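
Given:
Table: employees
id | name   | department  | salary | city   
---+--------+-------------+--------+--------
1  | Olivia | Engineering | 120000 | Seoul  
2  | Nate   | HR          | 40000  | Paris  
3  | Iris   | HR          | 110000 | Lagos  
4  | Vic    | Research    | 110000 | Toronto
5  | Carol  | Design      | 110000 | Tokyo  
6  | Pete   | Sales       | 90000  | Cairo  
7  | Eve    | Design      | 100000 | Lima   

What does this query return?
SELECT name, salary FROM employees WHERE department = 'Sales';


Filtering: department = 'Sales'
Matching rows: 1

1 rows:
Pete, 90000


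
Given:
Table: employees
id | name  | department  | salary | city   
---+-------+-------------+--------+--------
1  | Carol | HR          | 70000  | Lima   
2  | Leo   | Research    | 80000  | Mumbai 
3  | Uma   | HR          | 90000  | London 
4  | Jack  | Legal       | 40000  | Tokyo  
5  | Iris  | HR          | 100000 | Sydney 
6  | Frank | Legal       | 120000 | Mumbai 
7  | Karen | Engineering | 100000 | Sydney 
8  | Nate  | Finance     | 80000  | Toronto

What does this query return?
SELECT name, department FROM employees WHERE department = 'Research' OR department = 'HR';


Filtering: department = 'Research' OR 'HR'
Matching: 4 rows

4 rows:
Carol, HR
Leo, Research
Uma, HR
Iris, HR


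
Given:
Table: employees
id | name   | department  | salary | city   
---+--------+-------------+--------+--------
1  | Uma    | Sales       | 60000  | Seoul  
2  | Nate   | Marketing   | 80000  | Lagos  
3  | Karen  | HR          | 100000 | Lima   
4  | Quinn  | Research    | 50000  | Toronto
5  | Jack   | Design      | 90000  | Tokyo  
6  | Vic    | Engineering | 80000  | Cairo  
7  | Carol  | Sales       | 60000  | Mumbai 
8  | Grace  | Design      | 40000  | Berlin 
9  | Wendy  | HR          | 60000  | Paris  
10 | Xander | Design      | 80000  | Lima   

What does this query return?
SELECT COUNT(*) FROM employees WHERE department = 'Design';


Counting rows where department = 'Design'
  Jack -> MATCH
  Grace -> MATCH
  Xander -> MATCH


3


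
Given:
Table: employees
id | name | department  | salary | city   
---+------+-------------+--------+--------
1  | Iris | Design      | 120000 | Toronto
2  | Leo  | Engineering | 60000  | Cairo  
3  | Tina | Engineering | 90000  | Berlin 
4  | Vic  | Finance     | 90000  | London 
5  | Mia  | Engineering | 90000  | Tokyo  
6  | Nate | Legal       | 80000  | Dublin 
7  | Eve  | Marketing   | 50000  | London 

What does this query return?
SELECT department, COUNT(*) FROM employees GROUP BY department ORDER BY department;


Assigning each row to its department group:
  Iris -> Design
  Leo -> Engineering
  Tina -> Engineering
  Vic -> Finance
  Mia -> Engineering
  Nate -> Legal
  Eve -> Marketing


5 groups:
Design, 1
Engineering, 3
Finance, 1
Legal, 1
Marketing, 1


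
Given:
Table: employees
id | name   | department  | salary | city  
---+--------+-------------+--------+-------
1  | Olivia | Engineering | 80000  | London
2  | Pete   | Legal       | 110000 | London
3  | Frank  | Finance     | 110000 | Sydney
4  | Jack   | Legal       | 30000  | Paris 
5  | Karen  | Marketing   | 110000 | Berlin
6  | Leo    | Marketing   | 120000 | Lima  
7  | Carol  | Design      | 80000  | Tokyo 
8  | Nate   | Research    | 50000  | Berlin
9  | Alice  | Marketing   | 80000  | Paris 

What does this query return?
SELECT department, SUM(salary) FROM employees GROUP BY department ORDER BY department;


Summing salary within each department:
  Design: 80000 = 80000
  Engineering: 80000 = 80000
  Finance: 110000 = 110000
  Legal: 110000 + 30000 = 140000
  Marketing: 110000 + 120000 + 80000 = 310000
  Research: 50000 = 50000


6 groups:
Design, 80000
Engineering, 80000
Finance, 110000
Legal, 140000
Marketing, 310000
Research, 50000


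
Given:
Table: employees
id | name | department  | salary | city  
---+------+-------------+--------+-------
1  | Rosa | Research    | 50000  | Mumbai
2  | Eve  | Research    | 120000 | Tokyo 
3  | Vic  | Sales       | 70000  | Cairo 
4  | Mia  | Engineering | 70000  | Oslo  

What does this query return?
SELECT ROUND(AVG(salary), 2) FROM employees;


SUM(salary) = 310000
COUNT = 4
ROUND(AVG, 2) = ROUND(310000 / 4, 2) = 77500.0

77500.0


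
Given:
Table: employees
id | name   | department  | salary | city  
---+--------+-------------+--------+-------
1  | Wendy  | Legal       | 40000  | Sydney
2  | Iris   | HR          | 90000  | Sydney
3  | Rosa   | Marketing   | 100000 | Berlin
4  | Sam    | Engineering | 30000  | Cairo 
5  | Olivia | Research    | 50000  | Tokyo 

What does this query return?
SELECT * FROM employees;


SELECT * returns all 5 rows with all columns

5 rows:
1, Wendy, Legal, 40000, Sydney
2, Iris, HR, 90000, Sydney
3, Rosa, Marketing, 100000, Berlin
4, Sam, Engineering, 30000, Cairo
5, Olivia, Research, 50000, Tokyo


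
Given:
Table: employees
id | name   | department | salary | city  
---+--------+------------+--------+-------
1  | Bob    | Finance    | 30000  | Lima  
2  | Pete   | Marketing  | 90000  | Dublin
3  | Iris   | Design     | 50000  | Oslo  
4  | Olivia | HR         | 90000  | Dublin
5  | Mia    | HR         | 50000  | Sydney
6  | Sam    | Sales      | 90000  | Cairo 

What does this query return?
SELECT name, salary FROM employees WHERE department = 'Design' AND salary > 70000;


Filtering: department = 'Design' AND salary > 70000
Matching: 0 rows

Empty result set (0 rows)


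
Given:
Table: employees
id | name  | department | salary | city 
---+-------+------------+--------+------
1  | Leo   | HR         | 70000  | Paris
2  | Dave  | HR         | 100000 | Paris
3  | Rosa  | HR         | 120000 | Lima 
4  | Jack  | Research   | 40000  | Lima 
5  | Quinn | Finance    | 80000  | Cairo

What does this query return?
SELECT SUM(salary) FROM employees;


SUM(salary) = 70000 + 100000 + 120000 + 40000 + 80000 = 410000

410000


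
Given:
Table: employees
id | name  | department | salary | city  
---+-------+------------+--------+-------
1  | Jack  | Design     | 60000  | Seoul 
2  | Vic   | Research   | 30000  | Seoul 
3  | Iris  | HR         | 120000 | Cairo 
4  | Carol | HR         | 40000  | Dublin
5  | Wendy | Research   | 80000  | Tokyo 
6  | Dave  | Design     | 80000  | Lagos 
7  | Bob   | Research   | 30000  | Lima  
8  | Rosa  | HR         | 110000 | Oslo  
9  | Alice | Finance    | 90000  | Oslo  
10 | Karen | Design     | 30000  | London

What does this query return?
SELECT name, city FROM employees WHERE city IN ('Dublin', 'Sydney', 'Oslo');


Filtering: city IN ('Dublin', 'Sydney', 'Oslo')
Matching: 3 rows

3 rows:
Carol, Dublin
Rosa, Oslo
Alice, Oslo


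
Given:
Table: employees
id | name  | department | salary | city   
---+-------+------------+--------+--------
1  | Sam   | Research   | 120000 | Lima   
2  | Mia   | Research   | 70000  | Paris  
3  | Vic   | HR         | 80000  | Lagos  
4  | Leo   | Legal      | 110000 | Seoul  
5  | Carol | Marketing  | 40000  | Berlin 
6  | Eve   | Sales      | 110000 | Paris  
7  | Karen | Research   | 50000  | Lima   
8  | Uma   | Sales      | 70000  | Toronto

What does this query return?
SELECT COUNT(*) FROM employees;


COUNT(*) counts all rows

8


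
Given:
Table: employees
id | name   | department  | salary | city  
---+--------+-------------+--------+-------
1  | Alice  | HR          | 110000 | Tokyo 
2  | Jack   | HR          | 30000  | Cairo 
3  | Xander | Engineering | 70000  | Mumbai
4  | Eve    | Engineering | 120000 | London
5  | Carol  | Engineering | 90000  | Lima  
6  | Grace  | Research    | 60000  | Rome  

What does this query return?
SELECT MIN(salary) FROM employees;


Salaries: 110000, 30000, 70000, 120000, 90000, 60000
MIN = 30000

30000


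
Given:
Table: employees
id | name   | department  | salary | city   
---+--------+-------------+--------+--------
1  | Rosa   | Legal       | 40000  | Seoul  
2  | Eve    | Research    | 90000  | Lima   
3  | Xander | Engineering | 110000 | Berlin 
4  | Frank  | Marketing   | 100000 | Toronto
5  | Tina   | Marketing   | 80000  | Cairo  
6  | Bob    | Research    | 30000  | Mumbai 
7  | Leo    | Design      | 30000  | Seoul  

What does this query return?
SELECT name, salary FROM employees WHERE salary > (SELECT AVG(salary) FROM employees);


Subquery: AVG(salary) = 68571.43
Filtering: salary > 68571.43
  Eve (90000) -> MATCH
  Xander (110000) -> MATCH
  Frank (100000) -> MATCH
  Tina (80000) -> MATCH


4 rows:
Eve, 90000
Xander, 110000
Frank, 100000
Tina, 80000


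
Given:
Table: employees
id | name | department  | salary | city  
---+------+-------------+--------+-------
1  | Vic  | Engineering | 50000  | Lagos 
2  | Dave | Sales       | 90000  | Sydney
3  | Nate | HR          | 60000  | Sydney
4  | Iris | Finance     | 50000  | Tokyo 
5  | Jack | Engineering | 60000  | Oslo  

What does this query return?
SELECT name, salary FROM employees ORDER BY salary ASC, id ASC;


Sorting by salary ASC, then id ASC for ties

5 rows:
Vic, 50000
Iris, 50000
Nate, 60000
Jack, 60000
Dave, 90000


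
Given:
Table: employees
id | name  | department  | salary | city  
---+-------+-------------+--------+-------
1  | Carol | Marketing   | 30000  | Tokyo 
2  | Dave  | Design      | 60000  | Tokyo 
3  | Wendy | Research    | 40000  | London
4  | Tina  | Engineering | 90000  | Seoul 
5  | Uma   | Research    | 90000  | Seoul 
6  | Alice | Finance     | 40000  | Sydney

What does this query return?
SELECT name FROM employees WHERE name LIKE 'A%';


LIKE 'A%' matches names starting with 'A'
Matching: 1

1 rows:
Alice


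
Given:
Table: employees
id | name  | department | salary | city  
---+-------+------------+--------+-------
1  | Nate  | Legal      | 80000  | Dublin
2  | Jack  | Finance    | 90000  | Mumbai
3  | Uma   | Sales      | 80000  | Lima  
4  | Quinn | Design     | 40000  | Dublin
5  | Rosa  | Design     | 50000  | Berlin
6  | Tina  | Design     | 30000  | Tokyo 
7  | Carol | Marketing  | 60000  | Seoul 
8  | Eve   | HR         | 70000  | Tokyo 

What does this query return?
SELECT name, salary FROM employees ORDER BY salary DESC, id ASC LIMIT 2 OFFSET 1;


Sort by salary DESC (id ASC tiebreak), then skip 1 and take 2
Rows 2 through 3

2 rows:
Nate, 80000
Uma, 80000


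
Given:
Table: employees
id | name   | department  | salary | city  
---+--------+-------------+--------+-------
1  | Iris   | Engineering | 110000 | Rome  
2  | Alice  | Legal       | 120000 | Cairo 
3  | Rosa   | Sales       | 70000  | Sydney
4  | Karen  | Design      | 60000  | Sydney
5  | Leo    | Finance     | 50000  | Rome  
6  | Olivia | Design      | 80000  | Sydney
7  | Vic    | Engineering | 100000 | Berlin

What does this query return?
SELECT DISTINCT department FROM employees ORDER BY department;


All 'department' values (row order): Engineering, Legal, Sales, Design, Finance, Design, Engineering
Removing duplicates leaves 5 unique value(s).

5 values:
Design
Engineering
Finance
Legal
Sales


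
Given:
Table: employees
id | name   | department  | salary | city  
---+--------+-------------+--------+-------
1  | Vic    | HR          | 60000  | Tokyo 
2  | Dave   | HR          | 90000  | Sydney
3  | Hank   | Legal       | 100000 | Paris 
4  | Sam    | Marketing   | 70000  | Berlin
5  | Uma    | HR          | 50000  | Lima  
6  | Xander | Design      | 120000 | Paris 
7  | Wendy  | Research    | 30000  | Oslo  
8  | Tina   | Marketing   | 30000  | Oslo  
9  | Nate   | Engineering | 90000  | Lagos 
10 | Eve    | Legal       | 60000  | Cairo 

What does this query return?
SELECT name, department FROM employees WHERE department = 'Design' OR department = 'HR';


Filtering: department = 'Design' OR 'HR'
Matching: 4 rows

4 rows:
Vic, HR
Dave, HR
Uma, HR
Xander, Design


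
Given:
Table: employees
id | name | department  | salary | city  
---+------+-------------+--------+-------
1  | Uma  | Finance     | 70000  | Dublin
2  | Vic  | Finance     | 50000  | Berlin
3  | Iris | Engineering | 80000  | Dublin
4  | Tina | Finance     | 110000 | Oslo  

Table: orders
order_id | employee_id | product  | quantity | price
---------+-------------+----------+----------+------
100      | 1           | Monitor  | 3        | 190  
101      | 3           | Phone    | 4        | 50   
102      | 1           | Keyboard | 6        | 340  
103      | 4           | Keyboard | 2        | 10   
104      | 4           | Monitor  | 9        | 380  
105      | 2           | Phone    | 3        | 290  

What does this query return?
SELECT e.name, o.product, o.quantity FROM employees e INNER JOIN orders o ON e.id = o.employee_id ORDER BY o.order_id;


Joining employees.id = orders.employee_id:
  employee Uma (id=1) -> order Monitor
  employee Iris (id=3) -> order Phone
  employee Uma (id=1) -> order Keyboard
  employee Tina (id=4) -> order Keyboard
  employee Tina (id=4) -> order Monitor
  employee Vic (id=2) -> order Phone


6 rows:
Uma, Monitor, 3
Iris, Phone, 4
Uma, Keyboard, 6
Tina, Keyboard, 2
Tina, Monitor, 9
Vic, Phone, 3


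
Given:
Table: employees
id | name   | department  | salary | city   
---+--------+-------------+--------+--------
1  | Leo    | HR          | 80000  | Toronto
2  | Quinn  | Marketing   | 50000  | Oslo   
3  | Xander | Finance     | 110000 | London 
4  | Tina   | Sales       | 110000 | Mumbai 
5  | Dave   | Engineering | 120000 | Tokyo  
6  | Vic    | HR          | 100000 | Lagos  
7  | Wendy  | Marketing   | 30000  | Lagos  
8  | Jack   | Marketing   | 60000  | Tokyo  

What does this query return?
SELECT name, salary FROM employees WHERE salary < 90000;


Filtering: salary < 90000
Matching: 4 rows

4 rows:
Leo, 80000
Quinn, 50000
Wendy, 30000
Jack, 60000


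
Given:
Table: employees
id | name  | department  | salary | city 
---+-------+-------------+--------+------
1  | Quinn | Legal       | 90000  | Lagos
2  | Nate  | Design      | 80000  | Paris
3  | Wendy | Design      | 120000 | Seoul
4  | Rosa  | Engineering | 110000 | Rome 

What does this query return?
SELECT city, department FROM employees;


Projecting columns: city, department

4 rows:
Lagos, Legal
Paris, Design
Seoul, Design
Rome, Engineering


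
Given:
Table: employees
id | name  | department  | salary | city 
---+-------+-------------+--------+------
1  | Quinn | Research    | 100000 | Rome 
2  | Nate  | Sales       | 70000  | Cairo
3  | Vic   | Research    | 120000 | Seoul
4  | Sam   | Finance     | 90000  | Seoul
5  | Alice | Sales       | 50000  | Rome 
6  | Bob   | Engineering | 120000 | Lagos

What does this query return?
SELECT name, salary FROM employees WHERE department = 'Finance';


Filtering: department = 'Finance'
Matching rows: 1

1 rows:
Sam, 90000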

────────────────

Of the lines above, show those in which "Karen" appears.

## EXERCISE OUTPUT
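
7  | Karen | Engineering | 100000 | Sydney 
3  | Karen  | HR          | 100000 | Lima   
5  | Karen  | Marketing   | 110000 | Berlin
10 | Karen | Design     | 30000  | London
7  | Karen | Research   | 50000  | Lima   
4  | Karen  | Design      | 60000  | Sydney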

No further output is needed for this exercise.